= Beginning of Section =

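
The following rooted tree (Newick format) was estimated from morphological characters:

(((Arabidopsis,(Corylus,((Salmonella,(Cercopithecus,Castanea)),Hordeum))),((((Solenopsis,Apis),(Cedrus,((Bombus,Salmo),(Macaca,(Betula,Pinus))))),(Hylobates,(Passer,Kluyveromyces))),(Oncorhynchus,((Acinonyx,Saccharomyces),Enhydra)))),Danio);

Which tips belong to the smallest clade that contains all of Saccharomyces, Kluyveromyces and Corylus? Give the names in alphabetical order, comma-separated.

Tracing Saccharomyces: it sits inside (Acinonyx,Saccharomyces).
Tracing Kluyveromyces: it sits inside (Passer,Kluyveromyces).
Tracing Corylus: it sits inside (Corylus,((Salmonella,(Cercopithecus,Castanea)),Hordeum)).
The smallest clade enclosing all 3 is ((Arabidopsis,(Corylus,((Salmonella,(Cercopithecus,Castanea)),Hordeum))),((((Solenopsis,Apis),(Cedrus,((Bombus,Salmo),(Macaca,(Betula,Pinus))))),(Hylobates,(Passer,Kluyveromyces))),(Oncorhynchus,((Acinonyx,Saccharomyces),Enhydra)))); the answer is its 21 terminal taxa in alphabetical order.

Acinonyx, Apis, Arabidopsis, Betula, Bombus, Castanea, Cedrus, Cercopithecus, Corylus, Enhydra, Hordeum, Hylobates, Kluyveromyces, Macaca, Oncorhynchus, Passer, Pinus, Saccharomyces, Salmo, Salmonella, Solenopsis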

= End of Section =

DIRECTIONS:
Everything from the line containing "Which tips belong" to the last line of the data above must be set down exactly, both ends included, with no other lines.

RESULT OF THIS EXERCISE:
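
Which tips belong to the smallest clade that contains all of Saccharomyces, Kluyveromyces and Corylus? Give the names in alphabetical order, comma-separated.

Tracing Saccharomyces: it sits inside (Acinonyx,Saccharomyces).
Tracing Kluyveromyces: it sits inside (Passer,Kluyveromyces).
Tracing Corylus: it sits inside (Corylus,((Salmonella,(Cercopithecus,Castanea)),Hordeum)).
The smallest clade enclosing all 3 is ((Arabidopsis,(Corylus,((Salmonella,(Cercopithecus,Castanea)),Hordeum))),((((Solenopsis,Apis),(Cedrus,((Bombus,Salmo),(Macaca,(Betula,Pinus))))),(Hylobates,(Passer,Kluyveromyces))),(Oncorhynchus,((Acinonyx,Saccharomyces),Enhydra)))); the answer is its 21 terminal taxa in alphabetical order.

Acinonyx, Apis, Arabidopsis, Betula, Bombus, Castanea, Cedrus, Cercopithecus, Corylus, Enhydra, Hordeum, Hylobates, Kluyveromyces, Macaca, Oncorhynchus, Passer, Pinus, Saccharomyces, Salmo, Salmonella, Solenopsis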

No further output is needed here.